About this task:
Would you return, word for word, the lines of the data below from the line with "The 3-gon V_1V_2V_3 has vertices" through the line with "A_1 = (7, 6), A_2", and no others?

-- Information shown follows --

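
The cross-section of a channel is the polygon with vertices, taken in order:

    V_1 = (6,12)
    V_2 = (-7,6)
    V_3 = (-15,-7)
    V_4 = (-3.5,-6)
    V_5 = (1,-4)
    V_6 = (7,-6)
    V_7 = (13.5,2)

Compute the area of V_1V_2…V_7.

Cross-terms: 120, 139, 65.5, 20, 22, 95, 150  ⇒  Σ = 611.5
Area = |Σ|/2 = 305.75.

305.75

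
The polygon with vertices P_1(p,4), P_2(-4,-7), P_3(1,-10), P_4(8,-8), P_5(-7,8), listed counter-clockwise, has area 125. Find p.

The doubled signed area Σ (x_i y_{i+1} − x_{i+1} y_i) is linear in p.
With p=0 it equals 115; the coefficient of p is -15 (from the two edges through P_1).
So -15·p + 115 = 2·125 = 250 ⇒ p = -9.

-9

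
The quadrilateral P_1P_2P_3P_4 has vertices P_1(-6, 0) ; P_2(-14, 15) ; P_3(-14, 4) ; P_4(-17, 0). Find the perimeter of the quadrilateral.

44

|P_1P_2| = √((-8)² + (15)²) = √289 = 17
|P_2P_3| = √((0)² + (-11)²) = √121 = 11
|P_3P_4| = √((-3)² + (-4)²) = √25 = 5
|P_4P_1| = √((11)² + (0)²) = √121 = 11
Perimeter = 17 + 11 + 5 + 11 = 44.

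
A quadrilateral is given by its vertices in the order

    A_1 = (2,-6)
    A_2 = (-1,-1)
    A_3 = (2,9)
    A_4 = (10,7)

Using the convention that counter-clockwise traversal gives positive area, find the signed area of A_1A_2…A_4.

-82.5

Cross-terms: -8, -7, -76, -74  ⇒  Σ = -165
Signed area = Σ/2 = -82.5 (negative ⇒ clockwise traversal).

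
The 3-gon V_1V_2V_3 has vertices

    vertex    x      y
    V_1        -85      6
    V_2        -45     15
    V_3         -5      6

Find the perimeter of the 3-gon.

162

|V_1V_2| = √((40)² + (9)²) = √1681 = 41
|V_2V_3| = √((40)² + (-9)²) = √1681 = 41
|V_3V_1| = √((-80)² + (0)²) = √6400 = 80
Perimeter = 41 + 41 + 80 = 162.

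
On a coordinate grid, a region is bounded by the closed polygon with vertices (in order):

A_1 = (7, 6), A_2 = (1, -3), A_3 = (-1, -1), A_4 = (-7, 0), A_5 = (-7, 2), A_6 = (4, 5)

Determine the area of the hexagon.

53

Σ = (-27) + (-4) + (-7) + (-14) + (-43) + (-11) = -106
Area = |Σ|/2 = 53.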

-- Information shown concluded --

Solved problem:
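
The 3-gon V_1V_2V_3 has vertices

    vertex    x      y
    V_1        -85      6
    V_2        -45     15
    V_3         -5      6

Find the perimeter of the 3-gon.

162

|V_1V_2| = √((40)² + (9)²) = √1681 = 41
|V_2V_3| = √((40)² + (-9)²) = √1681 = 41
|V_3V_1| = √((-80)² + (0)²) = √6400 = 80
Perimeter = 41 + 41 + 80 = 162.

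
On a coordinate grid, a region is bounded by the closed polygon with vertices (in order):

A_1 = (7, 6), A_2 = (1, -3), A_3 = (-1, -1), A_4 = (-7, 0), A_5 = (-7, 2), A_6 = (4, 5)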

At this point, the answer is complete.